** Data extract follows **
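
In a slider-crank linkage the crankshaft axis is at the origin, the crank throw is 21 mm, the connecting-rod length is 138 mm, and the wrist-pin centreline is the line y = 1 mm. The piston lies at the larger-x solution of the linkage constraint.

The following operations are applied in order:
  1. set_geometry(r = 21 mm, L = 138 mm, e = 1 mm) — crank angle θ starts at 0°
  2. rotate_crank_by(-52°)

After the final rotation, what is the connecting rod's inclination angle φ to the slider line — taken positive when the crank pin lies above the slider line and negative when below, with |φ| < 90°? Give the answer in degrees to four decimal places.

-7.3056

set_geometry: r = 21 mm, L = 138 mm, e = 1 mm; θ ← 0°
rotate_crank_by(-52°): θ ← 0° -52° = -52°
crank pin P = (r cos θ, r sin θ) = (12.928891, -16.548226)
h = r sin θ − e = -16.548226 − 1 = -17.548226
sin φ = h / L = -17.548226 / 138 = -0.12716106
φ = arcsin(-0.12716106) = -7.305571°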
** End of Data extract **
** Data extract follows **
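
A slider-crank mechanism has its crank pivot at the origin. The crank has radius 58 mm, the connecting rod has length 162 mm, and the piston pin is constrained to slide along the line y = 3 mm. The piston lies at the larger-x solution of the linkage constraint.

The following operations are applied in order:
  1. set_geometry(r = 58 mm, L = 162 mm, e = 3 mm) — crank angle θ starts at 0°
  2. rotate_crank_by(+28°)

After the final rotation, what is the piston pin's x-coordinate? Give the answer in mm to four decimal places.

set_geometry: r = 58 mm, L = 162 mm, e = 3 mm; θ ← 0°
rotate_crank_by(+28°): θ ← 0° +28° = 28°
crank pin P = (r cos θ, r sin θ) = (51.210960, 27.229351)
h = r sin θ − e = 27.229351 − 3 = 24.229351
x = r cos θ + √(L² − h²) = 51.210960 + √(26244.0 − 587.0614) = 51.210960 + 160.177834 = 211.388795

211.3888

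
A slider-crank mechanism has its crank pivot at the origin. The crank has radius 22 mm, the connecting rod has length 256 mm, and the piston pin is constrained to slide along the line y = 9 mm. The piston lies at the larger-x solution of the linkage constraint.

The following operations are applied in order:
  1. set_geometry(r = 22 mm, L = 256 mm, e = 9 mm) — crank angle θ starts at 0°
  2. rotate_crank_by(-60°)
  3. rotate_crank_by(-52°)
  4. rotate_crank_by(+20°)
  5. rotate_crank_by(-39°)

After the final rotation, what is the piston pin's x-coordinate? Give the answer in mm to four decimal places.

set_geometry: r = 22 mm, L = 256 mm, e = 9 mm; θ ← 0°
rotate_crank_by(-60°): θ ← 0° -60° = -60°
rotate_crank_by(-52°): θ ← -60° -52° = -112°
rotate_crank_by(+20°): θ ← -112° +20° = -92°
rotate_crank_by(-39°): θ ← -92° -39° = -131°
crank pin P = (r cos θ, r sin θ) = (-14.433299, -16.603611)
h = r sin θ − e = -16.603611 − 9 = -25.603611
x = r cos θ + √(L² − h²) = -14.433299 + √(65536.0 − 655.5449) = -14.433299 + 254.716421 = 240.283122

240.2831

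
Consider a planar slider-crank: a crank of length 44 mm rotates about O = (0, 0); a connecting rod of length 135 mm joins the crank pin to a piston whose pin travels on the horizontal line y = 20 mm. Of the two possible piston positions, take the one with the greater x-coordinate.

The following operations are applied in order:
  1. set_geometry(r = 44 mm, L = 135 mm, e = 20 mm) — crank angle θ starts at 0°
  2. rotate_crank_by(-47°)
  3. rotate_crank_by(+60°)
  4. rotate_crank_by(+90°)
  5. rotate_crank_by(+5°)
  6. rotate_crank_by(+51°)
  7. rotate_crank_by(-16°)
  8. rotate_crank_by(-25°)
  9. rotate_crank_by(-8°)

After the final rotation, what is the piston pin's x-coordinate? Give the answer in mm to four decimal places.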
** End of Data extract **
Assigned task
From the records above, transcribe without alteration every line from the one with "In a slider-crank" to the one with "2. rotate_crank_by(-52°)", inclusive.

Output below
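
In a slider-crank linkage the crankshaft axis is at the origin, the crank throw is 21 mm, the connecting-rod length is 138 mm, and the wrist-pin centreline is the line y = 1 mm. The piston lies at the larger-x solution of the linkage constraint.

The following operations are applied in order:
  1. set_geometry(r = 21 mm, L = 138 mm, e = 1 mm) — crank angle θ starts at 0°
  2. rotate_crank_by(-52°)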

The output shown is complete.